■ **What you should do**
An exact printout of all the entries is required.

■ **Material for this exercise**
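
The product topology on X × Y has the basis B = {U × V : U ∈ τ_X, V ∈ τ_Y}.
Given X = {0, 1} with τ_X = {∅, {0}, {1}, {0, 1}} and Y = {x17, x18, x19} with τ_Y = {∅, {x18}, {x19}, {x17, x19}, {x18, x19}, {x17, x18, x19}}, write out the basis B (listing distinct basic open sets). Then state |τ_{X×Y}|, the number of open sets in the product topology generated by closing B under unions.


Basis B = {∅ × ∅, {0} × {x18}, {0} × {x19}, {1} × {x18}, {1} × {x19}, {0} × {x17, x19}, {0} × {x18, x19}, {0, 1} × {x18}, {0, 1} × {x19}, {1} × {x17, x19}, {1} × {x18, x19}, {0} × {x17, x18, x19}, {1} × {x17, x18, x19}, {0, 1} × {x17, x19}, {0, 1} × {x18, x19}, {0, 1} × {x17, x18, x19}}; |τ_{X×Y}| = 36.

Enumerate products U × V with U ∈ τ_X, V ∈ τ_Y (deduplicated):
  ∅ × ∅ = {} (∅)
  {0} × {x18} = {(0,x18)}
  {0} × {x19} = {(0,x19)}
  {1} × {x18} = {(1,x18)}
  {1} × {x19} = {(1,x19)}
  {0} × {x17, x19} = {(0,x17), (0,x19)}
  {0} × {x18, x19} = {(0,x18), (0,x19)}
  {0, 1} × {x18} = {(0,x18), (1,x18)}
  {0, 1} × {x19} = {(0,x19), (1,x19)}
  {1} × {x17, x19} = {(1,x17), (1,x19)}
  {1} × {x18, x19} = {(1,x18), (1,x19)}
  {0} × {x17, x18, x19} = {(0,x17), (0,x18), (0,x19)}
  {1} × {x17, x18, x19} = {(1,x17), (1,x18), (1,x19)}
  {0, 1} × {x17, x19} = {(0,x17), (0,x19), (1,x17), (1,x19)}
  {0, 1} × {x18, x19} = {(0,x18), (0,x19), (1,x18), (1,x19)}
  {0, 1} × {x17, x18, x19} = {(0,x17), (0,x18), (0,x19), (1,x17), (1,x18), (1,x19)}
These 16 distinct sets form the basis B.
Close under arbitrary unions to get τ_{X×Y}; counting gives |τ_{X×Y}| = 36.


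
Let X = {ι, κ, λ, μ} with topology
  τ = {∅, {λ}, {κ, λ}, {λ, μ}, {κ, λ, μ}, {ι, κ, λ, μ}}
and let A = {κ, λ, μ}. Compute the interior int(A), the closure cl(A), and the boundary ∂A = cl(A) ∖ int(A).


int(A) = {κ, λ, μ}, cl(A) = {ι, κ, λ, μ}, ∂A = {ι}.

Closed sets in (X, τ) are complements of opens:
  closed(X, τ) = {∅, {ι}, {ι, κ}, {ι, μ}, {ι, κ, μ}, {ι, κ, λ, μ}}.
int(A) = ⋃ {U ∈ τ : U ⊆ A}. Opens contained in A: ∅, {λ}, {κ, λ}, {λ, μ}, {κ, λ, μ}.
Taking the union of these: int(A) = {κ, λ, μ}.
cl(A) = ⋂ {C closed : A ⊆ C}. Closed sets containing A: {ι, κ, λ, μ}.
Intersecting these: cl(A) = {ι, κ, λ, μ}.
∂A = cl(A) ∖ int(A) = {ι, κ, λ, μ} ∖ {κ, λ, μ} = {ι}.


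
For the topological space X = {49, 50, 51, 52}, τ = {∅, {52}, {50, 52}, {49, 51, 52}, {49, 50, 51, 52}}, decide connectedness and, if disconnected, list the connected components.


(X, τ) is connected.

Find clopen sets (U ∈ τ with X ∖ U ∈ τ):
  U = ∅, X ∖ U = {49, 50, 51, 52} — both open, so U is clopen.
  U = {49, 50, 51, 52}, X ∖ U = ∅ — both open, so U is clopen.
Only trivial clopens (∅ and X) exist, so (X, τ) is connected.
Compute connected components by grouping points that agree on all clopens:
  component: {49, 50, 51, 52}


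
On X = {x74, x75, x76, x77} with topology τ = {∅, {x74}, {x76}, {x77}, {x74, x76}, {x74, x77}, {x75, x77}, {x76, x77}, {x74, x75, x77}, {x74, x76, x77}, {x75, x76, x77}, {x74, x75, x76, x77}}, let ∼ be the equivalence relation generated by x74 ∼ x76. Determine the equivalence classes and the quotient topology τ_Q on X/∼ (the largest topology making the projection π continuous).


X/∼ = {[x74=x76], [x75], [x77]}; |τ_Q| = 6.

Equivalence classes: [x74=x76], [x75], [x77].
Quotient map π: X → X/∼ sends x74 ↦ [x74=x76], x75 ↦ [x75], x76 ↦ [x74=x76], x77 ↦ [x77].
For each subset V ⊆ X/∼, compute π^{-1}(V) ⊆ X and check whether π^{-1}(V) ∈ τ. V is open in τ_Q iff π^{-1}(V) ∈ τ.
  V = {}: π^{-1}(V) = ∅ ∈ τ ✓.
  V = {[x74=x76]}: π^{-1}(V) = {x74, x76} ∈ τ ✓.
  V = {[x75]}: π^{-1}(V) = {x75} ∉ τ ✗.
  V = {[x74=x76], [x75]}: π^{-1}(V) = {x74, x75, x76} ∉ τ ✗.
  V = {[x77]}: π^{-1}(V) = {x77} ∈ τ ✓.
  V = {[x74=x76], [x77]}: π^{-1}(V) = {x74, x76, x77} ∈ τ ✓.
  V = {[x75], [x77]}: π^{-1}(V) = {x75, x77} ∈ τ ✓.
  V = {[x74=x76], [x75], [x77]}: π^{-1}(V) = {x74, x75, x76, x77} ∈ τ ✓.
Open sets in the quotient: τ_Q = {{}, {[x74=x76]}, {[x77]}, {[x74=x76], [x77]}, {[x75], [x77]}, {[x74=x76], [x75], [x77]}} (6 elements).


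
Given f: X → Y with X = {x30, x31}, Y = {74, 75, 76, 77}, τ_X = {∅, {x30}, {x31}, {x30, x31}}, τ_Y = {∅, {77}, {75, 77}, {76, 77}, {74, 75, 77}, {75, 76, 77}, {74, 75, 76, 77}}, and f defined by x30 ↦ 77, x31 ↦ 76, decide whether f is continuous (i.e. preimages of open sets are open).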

■ **Your response**
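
The product topology on X × Y has the basis B = {U × V : U ∈ τ_X, V ∈ τ_Y}.
Given X = {0, 1} with τ_X = {∅, {0}, {1}, {0, 1}} and Y = {x17, x18, x19} with τ_Y = {∅, {x18}, {x19}, {x17, x19}, {x18, x19}, {x17, x18, x19}}, write out the basis B (listing distinct basic open sets). Then state |τ_{X×Y}|, the number of open sets in the product topology generated by closing B under unions.


Basis B = {∅ × ∅, {0} × {x18}, {0} × {x19}, {1} × {x18}, {1} × {x19}, {0} × {x17, x19}, {0} × {x18, x19}, {0, 1} × {x18}, {0, 1} × {x19}, {1} × {x17, x19}, {1} × {x18, x19}, {0} × {x17, x18, x19}, {1} × {x17, x18, x19}, {0, 1} × {x17, x19}, {0, 1} × {x18, x19}, {0, 1} × {x17, x18, x19}}; |τ_{X×Y}| = 36.

Enumerate products U × V with U ∈ τ_X, V ∈ τ_Y (deduplicated):
  ∅ × ∅ = {} (∅)
  {0} × {x18} = {(0,x18)}
  {0} × {x19} = {(0,x19)}
  {1} × {x18} = {(1,x18)}
  {1} × {x19} = {(1,x19)}
  {0} × {x17, x19} = {(0,x17), (0,x19)}
  {0} × {x18, x19} = {(0,x18), (0,x19)}
  {0, 1} × {x18} = {(0,x18), (1,x18)}
  {0, 1} × {x19} = {(0,x19), (1,x19)}
  {1} × {x17, x19} = {(1,x17), (1,x19)}
  {1} × {x18, x19} = {(1,x18), (1,x19)}
  {0} × {x17, x18, x19} = {(0,x17), (0,x18), (0,x19)}
  {1} × {x17, x18, x19} = {(1,x17), (1,x18), (1,x19)}
  {0, 1} × {x17, x19} = {(0,x17), (0,x19), (1,x17), (1,x19)}
  {0, 1} × {x18, x19} = {(0,x18), (0,x19), (1,x18), (1,x19)}
  {0, 1} × {x17, x18, x19} = {(0,x17), (0,x18), (0,x19), (1,x17), (1,x18), (1,x19)}
These 16 distinct sets form the basis B.
Close under arbitrary unions to get τ_{X×Y}; counting gives |τ_{X×Y}| = 36.


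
Let X = {ι, κ, λ, μ} with topology
  τ = {∅, {λ}, {κ, λ}, {λ, μ}, {κ, λ, μ}, {ι, κ, λ, μ}}
and let A = {κ, λ, μ}. Compute the interior int(A), the closure cl(A), and the boundary ∂A = cl(A) ∖ int(A).


int(A) = {κ, λ, μ}, cl(A) = {ι, κ, λ, μ}, ∂A = {ι}.

Closed sets in (X, τ) are complements of opens:
  closed(X, τ) = {∅, {ι}, {ι, κ}, {ι, μ}, {ι, κ, μ}, {ι, κ, λ, μ}}.
int(A) = ⋃ {U ∈ τ : U ⊆ A}. Opens contained in A: ∅, {λ}, {κ, λ}, {λ, μ}, {κ, λ, μ}.
Taking the union of these: int(A) = {κ, λ, μ}.
cl(A) = ⋂ {C closed : A ⊆ C}. Closed sets containing A: {ι, κ, λ, μ}.
Intersecting these: cl(A) = {ι, κ, λ, μ}.
∂A = cl(A) ∖ int(A) = {ι, κ, λ, μ} ∖ {κ, λ, μ} = {ι}.


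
For the topological space X = {49, 50, 51, 52}, τ = {∅, {52}, {50, 52}, {49, 51, 52}, {49, 50, 51, 52}}, decide connectedness and, if disconnected, list the connected components.


(X, τ) is connected.

Find clopen sets (U ∈ τ with X ∖ U ∈ τ):
  U = ∅, X ∖ U = {49, 50, 51, 52} — both open, so U is clopen.
  U = {49, 50, 51, 52}, X ∖ U = ∅ — both open, so U is clopen.
Only trivial clopens (∅ and X) exist, so (X, τ) is connected.
Compute connected components by grouping points that agree on all clopens:
  component: {49, 50, 51, 52}


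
On X = {x74, x75, x76, x77} with topology τ = {∅, {x74}, {x76}, {x77}, {x74, x76}, {x74, x77}, {x75, x77}, {x76, x77}, {x74, x75, x77}, {x74, x76, x77}, {x75, x76, x77}, {x74, x75, x76, x77}}, let ∼ be the equivalence relation generated by x74 ∼ x76. Determine the equivalence classes and the quotient topology τ_Q on X/∼ (the largest topology making the projection π continuous).


X/∼ = {[x74=x76], [x75], [x77]}; |τ_Q| = 6.

Equivalence classes: [x74=x76], [x75], [x77].
Quotient map π: X → X/∼ sends x74 ↦ [x74=x76], x75 ↦ [x75], x76 ↦ [x74=x76], x77 ↦ [x77].
For each subset V ⊆ X/∼, compute π^{-1}(V) ⊆ X and check whether π^{-1}(V) ∈ τ. V is open in τ_Q iff π^{-1}(V) ∈ τ.
  V = {}: π^{-1}(V) = ∅ ∈ τ ✓.
  V = {[x74=x76]}: π^{-1}(V) = {x74, x76} ∈ τ ✓.
  V = {[x75]}: π^{-1}(V) = {x75} ∉ τ ✗.
  V = {[x74=x76], [x75]}: π^{-1}(V) = {x74, x75, x76} ∉ τ ✗.
  V = {[x77]}: π^{-1}(V) = {x77} ∈ τ ✓.
  V = {[x74=x76], [x77]}: π^{-1}(V) = {x74, x76, x77} ∈ τ ✓.
  V = {[x75], [x77]}: π^{-1}(V) = {x75, x77} ∈ τ ✓.
  V = {[x74=x76], [x75], [x77]}: π^{-1}(V) = {x74, x75, x76, x77} ∈ τ ✓.
Open sets in the quotient: τ_Q = {{}, {[x74=x76]}, {[x77]}, {[x74=x76], [x77]}, {[x75], [x77]}, {[x74=x76], [x75], [x77]}} (6 elements).


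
Given f: X → Y with X = {x30, x31}, Y = {74, 75, 76, 77}, τ_X = {∅, {x30}, {x31}, {x30, x31}}, τ_Y = {∅, {77}, {75, 77}, {76, 77}, {74, 75, 77}, {75, 76, 77}, {74, 75, 76, 77}}, and f defined by x30 ↦ 77, x31 ↦ 76, decide whether f is continuous (i.e. preimages of open sets are open).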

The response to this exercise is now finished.